Records from a collection

——————————

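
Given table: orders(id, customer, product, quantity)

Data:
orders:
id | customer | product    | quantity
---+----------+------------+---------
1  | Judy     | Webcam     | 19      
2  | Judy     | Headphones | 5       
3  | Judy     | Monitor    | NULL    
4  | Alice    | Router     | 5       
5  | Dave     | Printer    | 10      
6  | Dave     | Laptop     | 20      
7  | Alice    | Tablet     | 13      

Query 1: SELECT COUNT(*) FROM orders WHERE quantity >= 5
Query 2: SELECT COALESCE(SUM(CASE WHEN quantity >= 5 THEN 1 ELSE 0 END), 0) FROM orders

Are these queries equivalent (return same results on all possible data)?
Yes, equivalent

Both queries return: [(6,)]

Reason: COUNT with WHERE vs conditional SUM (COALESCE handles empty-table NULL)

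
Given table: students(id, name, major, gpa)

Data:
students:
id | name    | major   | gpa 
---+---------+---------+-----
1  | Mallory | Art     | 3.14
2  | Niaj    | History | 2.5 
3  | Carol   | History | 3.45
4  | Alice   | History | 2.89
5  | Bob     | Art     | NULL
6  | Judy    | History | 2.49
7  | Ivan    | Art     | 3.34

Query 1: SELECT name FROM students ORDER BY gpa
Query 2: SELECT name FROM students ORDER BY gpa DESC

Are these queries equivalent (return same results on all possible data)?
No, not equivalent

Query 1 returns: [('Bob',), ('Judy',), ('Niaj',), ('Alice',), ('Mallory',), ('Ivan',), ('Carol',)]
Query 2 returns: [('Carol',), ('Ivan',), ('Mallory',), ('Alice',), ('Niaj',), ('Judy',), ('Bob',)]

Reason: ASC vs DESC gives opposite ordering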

——————————

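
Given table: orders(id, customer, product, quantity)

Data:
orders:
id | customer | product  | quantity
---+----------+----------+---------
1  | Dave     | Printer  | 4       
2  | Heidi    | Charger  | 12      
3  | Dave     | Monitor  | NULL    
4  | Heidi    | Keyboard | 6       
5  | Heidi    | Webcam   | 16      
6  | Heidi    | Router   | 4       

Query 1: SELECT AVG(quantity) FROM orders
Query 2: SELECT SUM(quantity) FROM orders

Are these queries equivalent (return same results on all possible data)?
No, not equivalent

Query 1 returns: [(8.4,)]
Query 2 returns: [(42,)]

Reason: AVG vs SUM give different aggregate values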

——————————

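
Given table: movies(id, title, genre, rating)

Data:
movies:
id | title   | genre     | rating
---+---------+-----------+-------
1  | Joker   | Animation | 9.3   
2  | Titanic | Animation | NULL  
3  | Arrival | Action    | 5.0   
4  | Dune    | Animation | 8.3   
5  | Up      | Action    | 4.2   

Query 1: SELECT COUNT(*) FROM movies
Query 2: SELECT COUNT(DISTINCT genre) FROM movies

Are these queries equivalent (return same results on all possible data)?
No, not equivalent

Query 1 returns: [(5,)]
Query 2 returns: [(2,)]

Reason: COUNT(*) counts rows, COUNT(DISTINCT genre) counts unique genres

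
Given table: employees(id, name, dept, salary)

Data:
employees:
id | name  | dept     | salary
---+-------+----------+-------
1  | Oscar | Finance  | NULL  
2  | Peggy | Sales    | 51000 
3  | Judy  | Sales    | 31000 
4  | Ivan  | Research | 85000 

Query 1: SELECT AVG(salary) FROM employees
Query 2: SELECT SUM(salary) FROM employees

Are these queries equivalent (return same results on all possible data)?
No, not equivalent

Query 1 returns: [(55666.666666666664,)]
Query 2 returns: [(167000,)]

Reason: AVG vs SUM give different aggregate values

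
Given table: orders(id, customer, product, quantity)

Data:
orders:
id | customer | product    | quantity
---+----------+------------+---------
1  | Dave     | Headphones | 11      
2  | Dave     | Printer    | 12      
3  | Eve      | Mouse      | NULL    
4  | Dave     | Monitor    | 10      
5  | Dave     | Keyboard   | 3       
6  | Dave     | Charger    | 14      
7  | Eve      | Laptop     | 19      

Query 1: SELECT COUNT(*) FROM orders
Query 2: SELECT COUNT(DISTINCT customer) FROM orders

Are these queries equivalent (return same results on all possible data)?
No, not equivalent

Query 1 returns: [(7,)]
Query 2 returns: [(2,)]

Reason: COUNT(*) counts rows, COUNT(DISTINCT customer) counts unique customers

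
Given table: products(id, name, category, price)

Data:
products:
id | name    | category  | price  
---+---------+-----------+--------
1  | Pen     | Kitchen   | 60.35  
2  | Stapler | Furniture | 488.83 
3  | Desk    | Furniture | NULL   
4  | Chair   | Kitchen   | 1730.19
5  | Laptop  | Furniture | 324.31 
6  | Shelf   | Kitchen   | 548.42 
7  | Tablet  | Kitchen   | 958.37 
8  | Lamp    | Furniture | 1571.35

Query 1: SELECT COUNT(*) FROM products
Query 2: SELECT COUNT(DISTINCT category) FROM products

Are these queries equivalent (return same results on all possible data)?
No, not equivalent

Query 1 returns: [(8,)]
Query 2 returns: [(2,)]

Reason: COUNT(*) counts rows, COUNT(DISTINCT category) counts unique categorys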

——————————

> _How to complete this task_:
Count every line above that holds the string "Sales" and give the total, nothing more.

> _Solution for this task_:
2